### Data for this exercise

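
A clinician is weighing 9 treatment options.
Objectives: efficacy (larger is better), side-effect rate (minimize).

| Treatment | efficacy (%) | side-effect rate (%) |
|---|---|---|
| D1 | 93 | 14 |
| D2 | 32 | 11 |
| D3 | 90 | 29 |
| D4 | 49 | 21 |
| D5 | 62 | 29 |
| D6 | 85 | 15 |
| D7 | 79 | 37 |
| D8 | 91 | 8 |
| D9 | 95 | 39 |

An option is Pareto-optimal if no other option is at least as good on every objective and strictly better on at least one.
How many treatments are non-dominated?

D1: not dominated.
D2: dominated by D8 (efficacy 91≥32, side-effect rate 8≤11).
D3: dominated by D1 (efficacy 93≥90, side-effect rate 14≤29).
D4: dominated by D1 (efficacy 93≥49, side-effect rate 14≤21).
D5: dominated by D1 (efficacy 93≥62, side-effect rate 14≤29).
D6: dominated by D1 (efficacy 93≥85, side-effect rate 14≤15).
D7: dominated by D1 (efficacy 93≥79, side-effect rate 14≤37).
D8: not dominated (best side-effect rate).
D9: not dominated (best efficacy).
Pareto-optimal: D1, D8, D9 → 3.

3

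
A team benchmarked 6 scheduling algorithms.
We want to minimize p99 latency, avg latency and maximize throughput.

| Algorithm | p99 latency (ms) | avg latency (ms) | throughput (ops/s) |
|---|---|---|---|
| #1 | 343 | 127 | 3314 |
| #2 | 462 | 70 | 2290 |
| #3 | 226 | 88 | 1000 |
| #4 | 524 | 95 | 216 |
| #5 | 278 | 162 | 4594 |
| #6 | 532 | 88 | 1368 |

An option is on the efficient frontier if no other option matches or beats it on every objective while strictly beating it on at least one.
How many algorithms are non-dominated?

4

#1: not dominated.
#2: not dominated (best avg latency).
#3: not dominated (best p99 latency).
#4: dominated by #2 (p99 latency 462≤524, avg latency 70≤95, throughput 2290≥216).
#5: not dominated (best throughput).
#6: dominated by #2 (p99 latency 462≤532, avg latency 70≤88, throughput 2290≥1368).
Pareto-optimal: #1, #2, #3, #5 → 4.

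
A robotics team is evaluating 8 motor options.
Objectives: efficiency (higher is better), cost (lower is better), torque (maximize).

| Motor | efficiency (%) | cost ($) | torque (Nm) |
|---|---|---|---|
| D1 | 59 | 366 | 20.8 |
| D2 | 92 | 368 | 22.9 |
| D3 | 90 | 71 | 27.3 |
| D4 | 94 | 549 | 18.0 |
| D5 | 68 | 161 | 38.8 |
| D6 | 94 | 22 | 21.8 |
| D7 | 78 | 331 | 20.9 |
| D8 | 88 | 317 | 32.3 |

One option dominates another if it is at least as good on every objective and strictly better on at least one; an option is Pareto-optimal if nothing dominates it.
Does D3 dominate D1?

D3 vs D1: efficiency 90≥59, cost 71≤366, torque 27.3≥20.8 — D3 is at least as good on every objective with at least one strict improvement.

Yes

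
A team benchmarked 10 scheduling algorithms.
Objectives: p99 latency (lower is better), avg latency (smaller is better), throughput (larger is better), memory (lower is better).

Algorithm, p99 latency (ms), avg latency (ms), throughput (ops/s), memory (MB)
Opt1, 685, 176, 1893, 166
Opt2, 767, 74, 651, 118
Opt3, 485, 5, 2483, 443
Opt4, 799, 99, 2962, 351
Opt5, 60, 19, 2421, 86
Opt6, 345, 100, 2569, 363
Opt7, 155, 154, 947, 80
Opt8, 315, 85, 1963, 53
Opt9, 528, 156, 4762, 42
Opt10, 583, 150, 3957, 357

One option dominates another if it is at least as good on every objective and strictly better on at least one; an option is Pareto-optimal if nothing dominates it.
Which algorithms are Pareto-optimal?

Opt3, Opt4, Opt5, Opt6, Opt7, Opt8, Opt9, Opt10

Opt1: dominated by Opt5 (p99 latency 60≤685, avg latency 19≤176, throughput 2421≥1893, memory 86≤166).
Opt2: dominated by Opt5 (p99 latency 60≤767, avg latency 19≤74, throughput 2421≥651, memory 86≤118).
Opt3: not dominated (best avg latency).
Opt4: not dominated.
Opt5: not dominated (best p99 latency).
Opt6: not dominated.
Opt7: not dominated.
Opt8: not dominated.
Opt9: not dominated (best throughput).
Opt10: not dominated.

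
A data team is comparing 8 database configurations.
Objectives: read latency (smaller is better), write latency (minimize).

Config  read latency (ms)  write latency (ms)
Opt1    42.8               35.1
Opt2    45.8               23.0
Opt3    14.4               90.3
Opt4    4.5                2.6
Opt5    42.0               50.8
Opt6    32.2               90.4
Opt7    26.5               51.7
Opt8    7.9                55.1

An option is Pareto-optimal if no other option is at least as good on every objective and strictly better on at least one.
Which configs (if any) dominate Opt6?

Opt3: read latency 14.4≤32.2, write latency 90.3≤90.4 — dominates Opt6.
Opt4: read latency 4.5≤32.2, write latency 2.6≤90.4 — dominates Opt6.
Opt7: read latency 26.5≤32.2, write latency 51.7≤90.4 — dominates Opt6.
Opt8: read latency 7.9≤32.2, write latency 55.1≤90.4 — dominates Opt6.
Others (Opt1, Opt2, Opt5) are each worse than Opt6 on at least one objective.

Opt3, Opt4, Opt7, Opt8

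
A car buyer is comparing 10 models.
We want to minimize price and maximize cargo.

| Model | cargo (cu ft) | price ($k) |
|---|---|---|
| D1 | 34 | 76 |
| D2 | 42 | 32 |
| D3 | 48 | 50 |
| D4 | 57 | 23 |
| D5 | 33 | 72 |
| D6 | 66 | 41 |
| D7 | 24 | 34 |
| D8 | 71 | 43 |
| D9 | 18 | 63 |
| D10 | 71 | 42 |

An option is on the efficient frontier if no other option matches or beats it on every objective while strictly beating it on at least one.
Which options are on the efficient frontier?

D4, D6, D10

D1: dominated by D2 (cargo 42≥34, price 32≤76).
D2: dominated by D4 (cargo 57≥42, price 23≤32).
D3: dominated by D4 (cargo 57≥48, price 23≤50).
D4: not dominated (best price).
D5: dominated by D2 (cargo 42≥33, price 32≤72).
D6: not dominated.
D7: dominated by D2 (cargo 42≥24, price 32≤34).
D8: dominated by D10 (cargo 71≥71, price 42≤43).
D9: dominated by D2 (cargo 42≥18, price 32≤63).
D10: not dominated.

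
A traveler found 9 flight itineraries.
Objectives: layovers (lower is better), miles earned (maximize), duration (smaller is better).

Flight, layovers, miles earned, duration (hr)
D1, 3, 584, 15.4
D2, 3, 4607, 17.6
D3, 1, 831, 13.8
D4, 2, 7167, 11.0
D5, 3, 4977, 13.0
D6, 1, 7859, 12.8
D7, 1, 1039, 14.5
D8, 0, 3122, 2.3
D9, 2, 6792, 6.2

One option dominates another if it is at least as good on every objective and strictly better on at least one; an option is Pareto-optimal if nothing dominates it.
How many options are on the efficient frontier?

4

D1: dominated by D3 (layovers 1≤3, miles earned 831≥584, duration 13.8≤15.4).
D2: dominated by D4 (layovers 2≤3, miles earned 7167≥4607, duration 11.0≤17.6).
D3: dominated by D6 (layovers 1≤1, miles earned 7859≥831, duration 12.8≤13.8).
D4: not dominated.
D5: dominated by D4 (layovers 2≤3, miles earned 7167≥4977, duration 11.0≤13.0).
D6: not dominated (best miles earned).
D7: dominated by D6 (layovers 1≤1, miles earned 7859≥1039, duration 12.8≤14.5).
D8: not dominated (best layovers).
D9: not dominated.
Pareto-optimal: D4, D6, D8, D9 → 4.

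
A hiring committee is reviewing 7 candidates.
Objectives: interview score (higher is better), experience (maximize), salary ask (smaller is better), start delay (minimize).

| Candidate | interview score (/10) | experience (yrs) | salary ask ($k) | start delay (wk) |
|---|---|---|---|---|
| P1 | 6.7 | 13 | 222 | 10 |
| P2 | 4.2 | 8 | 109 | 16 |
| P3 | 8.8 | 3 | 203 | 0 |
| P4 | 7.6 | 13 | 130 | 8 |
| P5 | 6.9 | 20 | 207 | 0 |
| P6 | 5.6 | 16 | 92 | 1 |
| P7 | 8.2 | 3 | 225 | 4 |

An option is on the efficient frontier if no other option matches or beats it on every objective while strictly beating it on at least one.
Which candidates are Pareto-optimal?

P1: dominated by P4 (interview score 7.6≥6.7, experience 13≥13, salary ask 130≤222, start delay 8≤10).
P2: dominated by P6 (interview score 5.6≥4.2, experience 16≥8, salary ask 92≤109, start delay 1≤16).
P3: not dominated (best interview score).
P4: not dominated.
P5: not dominated (best experience).
P6: not dominated (best salary ask).
P7: dominated by P3 (interview score 8.8≥8.2, experience 3≥3, salary ask 203≤225, start delay 0≤4).

P3, P4, P5, P6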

######

What the exercise asks: Going through the records above line by line, count those that hold the word "minimize", and answer with the number only.

Output for this task: 5